** EXERCISE DATA **
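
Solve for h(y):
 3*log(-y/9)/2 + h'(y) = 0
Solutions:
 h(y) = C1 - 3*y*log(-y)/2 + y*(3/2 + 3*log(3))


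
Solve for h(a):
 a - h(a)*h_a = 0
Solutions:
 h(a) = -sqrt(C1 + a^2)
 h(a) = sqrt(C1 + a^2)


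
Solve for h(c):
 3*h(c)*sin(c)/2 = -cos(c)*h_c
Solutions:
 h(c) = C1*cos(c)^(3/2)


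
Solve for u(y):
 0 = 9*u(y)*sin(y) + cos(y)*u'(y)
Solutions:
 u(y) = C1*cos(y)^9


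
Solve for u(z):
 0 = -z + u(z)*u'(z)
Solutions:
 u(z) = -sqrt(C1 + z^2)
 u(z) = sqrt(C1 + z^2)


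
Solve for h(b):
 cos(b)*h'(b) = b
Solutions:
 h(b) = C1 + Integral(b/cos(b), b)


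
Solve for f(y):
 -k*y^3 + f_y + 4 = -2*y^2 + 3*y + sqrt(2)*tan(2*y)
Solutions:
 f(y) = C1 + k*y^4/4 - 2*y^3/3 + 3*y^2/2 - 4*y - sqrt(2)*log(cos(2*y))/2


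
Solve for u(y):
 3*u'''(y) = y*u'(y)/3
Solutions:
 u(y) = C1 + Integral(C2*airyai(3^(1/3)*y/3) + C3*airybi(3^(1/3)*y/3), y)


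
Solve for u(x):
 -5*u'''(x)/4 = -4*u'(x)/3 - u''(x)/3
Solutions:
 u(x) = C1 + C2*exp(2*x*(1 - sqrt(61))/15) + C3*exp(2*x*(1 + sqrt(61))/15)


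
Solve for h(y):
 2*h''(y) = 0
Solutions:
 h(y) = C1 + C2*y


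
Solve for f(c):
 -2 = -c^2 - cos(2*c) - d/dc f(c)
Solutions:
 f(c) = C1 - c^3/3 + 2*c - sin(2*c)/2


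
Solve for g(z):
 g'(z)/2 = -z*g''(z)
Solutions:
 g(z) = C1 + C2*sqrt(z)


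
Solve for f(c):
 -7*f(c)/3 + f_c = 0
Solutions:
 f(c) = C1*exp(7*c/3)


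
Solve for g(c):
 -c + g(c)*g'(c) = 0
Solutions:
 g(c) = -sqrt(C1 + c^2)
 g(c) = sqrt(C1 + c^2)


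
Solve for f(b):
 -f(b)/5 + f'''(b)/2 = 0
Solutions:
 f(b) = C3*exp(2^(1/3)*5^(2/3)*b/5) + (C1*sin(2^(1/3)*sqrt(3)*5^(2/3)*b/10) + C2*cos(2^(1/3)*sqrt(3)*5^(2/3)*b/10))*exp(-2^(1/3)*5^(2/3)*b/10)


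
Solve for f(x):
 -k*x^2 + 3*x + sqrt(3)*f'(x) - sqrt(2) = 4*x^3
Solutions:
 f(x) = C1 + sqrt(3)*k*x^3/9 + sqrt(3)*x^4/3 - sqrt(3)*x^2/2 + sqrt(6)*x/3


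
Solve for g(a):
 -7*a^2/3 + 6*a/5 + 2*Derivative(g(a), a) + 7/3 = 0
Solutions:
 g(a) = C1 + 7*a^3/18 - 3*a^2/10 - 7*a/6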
--
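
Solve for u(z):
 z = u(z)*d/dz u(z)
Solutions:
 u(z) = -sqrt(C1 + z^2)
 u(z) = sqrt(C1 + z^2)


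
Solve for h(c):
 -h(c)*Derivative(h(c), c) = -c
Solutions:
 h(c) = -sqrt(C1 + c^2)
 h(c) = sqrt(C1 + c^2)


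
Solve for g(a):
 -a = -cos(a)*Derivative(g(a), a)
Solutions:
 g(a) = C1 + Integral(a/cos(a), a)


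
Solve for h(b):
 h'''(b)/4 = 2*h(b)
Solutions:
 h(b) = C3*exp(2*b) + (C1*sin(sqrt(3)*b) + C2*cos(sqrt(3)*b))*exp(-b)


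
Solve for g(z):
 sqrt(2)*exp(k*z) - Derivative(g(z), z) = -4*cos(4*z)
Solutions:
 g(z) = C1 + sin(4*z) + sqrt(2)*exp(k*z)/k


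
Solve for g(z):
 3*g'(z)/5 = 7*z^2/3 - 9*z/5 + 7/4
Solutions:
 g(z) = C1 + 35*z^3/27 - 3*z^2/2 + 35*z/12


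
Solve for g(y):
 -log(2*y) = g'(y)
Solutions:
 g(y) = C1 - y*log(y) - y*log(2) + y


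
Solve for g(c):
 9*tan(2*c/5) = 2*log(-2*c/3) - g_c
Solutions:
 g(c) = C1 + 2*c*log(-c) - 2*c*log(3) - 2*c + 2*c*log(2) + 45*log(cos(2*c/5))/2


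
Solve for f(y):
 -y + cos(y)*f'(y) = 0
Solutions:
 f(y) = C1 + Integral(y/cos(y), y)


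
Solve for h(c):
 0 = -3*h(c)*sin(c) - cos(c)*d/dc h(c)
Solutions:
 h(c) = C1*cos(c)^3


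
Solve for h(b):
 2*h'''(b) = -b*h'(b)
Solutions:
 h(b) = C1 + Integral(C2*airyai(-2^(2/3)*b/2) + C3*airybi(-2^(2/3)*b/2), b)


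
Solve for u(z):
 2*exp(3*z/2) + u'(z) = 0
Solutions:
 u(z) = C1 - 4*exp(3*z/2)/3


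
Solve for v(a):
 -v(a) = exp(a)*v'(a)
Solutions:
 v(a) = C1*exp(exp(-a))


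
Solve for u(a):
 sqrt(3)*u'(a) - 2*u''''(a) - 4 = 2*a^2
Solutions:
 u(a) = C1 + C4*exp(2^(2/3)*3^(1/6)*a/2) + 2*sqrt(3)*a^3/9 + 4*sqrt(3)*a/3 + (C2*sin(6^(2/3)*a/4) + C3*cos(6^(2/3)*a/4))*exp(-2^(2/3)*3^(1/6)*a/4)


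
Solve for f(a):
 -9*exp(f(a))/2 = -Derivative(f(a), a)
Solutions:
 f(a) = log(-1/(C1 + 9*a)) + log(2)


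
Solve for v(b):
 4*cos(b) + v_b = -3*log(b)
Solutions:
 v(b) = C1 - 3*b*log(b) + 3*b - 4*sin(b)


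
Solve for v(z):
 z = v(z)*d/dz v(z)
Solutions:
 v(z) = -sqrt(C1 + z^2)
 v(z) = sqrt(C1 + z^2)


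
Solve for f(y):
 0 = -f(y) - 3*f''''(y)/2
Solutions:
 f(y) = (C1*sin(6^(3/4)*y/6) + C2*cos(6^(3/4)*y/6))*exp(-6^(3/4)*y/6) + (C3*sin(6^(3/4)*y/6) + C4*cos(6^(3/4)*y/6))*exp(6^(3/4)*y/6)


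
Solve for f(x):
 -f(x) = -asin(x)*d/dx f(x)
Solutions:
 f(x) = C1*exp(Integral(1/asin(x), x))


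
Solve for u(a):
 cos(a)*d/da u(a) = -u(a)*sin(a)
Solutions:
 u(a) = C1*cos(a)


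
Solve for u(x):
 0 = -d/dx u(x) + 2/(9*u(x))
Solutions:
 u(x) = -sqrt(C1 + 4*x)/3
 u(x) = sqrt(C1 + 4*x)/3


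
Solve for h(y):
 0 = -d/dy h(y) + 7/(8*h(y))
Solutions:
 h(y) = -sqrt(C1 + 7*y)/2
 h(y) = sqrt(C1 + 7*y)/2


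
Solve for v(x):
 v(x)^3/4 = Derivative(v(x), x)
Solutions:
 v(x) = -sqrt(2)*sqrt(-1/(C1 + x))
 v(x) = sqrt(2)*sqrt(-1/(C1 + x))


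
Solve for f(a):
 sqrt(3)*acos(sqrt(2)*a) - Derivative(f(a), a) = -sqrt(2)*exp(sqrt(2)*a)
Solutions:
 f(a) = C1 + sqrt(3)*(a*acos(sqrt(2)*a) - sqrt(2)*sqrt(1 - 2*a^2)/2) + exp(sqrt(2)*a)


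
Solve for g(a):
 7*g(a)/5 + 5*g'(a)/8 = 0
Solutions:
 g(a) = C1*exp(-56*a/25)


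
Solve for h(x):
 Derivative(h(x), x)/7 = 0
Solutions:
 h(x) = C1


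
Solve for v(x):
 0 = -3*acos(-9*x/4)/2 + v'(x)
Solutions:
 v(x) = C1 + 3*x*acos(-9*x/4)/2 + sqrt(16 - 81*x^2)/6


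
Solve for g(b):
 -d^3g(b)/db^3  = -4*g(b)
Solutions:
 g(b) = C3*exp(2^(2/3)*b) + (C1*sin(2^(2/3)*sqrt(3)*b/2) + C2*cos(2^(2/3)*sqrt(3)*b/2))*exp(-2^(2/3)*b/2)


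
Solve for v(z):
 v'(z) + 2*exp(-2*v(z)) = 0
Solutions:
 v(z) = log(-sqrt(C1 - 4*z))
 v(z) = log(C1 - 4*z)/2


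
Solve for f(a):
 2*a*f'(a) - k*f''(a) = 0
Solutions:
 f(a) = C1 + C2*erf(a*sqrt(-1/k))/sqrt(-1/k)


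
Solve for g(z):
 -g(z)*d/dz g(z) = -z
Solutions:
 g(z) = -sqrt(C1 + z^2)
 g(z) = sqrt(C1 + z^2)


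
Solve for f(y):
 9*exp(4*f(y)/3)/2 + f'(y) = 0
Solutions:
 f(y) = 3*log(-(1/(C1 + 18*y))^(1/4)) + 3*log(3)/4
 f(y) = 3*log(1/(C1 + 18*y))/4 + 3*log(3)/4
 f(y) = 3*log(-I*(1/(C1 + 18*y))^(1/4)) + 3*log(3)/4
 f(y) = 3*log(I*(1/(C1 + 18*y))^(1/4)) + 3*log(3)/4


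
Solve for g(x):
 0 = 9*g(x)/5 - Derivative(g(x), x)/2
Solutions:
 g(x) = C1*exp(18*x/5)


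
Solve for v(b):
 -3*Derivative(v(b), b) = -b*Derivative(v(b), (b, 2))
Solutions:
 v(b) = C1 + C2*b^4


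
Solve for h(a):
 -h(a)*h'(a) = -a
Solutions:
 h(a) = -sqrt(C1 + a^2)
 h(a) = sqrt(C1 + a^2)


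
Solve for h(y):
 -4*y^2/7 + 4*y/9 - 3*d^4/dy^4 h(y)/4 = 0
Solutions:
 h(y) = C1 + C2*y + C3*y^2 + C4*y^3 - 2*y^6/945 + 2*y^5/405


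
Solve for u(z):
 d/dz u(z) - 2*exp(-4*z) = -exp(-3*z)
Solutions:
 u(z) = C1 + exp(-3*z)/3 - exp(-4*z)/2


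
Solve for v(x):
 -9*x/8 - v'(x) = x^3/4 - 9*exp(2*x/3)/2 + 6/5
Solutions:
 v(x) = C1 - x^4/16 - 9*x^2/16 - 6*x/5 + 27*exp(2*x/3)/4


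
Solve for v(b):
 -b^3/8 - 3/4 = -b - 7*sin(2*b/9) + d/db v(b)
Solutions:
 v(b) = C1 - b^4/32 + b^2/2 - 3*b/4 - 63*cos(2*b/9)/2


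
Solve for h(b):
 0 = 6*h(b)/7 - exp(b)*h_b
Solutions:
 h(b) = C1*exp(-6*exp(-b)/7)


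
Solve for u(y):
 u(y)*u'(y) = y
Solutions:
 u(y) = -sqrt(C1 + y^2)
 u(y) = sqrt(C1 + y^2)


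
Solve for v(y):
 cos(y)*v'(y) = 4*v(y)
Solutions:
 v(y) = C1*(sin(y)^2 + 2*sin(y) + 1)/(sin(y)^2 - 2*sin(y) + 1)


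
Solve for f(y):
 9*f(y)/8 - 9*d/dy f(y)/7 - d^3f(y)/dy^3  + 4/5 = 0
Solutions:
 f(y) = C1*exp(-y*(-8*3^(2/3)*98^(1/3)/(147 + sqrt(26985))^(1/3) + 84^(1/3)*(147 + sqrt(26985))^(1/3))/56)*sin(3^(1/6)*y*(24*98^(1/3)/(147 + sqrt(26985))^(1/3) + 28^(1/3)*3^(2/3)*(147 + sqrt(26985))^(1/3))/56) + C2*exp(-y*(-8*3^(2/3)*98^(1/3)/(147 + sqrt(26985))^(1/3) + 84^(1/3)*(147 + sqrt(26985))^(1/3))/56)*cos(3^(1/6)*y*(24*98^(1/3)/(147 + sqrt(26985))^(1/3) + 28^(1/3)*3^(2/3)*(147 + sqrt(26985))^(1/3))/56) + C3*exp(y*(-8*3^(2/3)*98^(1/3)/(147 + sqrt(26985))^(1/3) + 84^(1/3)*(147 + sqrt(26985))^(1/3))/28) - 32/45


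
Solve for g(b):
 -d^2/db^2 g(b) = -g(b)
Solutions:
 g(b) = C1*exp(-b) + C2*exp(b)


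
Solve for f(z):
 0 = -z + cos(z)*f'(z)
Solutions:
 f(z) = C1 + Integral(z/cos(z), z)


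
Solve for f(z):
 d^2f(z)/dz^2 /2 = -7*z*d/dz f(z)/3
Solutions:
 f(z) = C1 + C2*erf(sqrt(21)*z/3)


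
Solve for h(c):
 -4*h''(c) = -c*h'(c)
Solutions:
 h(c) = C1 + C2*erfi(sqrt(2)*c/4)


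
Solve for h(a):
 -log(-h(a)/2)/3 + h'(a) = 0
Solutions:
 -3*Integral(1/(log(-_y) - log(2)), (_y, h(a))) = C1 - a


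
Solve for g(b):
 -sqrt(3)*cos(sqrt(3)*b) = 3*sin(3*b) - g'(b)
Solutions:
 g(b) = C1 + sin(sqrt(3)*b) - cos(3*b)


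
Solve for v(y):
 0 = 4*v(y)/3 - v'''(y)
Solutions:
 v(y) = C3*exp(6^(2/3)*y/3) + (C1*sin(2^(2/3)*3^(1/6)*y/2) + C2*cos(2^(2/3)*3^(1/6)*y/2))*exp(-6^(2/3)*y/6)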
...
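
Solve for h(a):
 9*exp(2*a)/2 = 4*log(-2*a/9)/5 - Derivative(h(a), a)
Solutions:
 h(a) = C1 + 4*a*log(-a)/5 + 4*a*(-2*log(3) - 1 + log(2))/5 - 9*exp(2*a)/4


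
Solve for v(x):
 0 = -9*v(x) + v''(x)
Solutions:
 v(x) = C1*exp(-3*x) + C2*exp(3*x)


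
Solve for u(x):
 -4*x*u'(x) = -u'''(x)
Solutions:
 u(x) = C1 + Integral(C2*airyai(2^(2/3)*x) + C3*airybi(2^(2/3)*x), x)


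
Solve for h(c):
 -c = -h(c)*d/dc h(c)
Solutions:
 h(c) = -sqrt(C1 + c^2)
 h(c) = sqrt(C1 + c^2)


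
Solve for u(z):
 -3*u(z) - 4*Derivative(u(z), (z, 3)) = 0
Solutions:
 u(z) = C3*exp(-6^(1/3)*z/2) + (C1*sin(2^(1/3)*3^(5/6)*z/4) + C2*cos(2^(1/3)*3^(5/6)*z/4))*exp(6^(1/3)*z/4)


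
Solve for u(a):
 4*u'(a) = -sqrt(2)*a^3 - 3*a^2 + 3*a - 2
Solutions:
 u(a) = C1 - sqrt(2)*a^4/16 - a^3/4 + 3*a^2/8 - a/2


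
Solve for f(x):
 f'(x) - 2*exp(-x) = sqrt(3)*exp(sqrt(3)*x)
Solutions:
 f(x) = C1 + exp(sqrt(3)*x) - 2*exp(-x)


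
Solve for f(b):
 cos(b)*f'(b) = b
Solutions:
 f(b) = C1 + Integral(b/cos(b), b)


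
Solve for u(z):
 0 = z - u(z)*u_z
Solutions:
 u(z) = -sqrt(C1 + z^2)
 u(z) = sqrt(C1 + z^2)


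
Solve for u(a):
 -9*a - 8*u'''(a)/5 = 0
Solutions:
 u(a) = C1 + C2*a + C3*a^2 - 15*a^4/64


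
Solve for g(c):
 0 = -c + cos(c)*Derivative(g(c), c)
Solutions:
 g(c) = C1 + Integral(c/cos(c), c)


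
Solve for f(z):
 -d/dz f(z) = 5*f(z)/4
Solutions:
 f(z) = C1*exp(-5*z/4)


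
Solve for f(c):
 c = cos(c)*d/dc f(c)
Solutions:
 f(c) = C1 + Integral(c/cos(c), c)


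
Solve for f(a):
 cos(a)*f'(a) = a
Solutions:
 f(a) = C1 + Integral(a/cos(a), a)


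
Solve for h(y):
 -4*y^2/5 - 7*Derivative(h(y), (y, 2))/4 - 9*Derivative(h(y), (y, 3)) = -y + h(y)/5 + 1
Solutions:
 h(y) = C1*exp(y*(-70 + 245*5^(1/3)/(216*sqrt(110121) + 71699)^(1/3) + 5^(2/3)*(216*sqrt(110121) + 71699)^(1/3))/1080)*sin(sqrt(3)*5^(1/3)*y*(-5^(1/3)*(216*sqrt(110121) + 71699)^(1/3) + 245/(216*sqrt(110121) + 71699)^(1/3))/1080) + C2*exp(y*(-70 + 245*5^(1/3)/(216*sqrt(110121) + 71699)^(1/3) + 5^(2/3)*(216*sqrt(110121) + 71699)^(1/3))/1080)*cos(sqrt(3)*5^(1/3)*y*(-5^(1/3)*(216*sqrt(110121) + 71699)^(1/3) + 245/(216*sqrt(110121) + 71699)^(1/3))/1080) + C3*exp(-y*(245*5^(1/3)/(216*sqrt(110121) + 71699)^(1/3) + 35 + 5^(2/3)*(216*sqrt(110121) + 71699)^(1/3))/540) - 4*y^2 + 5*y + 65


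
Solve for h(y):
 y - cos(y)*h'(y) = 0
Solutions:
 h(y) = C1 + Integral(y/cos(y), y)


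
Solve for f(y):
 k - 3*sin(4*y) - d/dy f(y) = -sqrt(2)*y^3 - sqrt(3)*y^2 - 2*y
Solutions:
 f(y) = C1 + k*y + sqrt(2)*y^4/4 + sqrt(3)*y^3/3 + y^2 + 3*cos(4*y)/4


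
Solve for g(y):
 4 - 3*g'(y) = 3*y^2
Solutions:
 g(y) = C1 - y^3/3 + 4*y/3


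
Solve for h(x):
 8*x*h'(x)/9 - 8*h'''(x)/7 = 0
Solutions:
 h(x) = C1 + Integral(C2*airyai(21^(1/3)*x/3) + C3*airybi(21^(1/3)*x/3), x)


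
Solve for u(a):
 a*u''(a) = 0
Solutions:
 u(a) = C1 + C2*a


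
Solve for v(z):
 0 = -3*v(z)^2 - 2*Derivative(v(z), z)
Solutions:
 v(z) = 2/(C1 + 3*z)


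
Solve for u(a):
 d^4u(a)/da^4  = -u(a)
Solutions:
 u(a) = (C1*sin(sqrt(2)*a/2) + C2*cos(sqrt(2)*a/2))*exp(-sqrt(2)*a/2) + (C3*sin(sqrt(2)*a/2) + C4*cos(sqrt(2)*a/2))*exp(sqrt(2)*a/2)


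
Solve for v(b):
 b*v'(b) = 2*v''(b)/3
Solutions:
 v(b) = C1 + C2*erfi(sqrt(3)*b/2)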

** BRIEF **
The response should hold exactly the lines starting at the line with "0 = -3*h(c)*sin(c) - cos(c)*d/dc h(c)" and ending at the line with "sqrt(3)*u'(a) - 2*u''''(a) - 4 = 2*a^2", and no other line of the material above.

** EXERCISE RESPONSE **
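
 0 = -3*h(c)*sin(c) - cos(c)*d/dc h(c)
Solutions:
 h(c) = C1*cos(c)^3


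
Solve for h(b):
 2*h'''(b) = -b*h'(b)
Solutions:
 h(b) = C1 + Integral(C2*airyai(-2^(2/3)*b/2) + C3*airybi(-2^(2/3)*b/2), b)


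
Solve for u(z):
 2*exp(3*z/2) + u'(z) = 0
Solutions:
 u(z) = C1 - 4*exp(3*z/2)/3


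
Solve for v(a):
 -v(a) = exp(a)*v'(a)
Solutions:
 v(a) = C1*exp(exp(-a))


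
Solve for u(a):
 sqrt(3)*u'(a) - 2*u''''(a) - 4 = 2*a^2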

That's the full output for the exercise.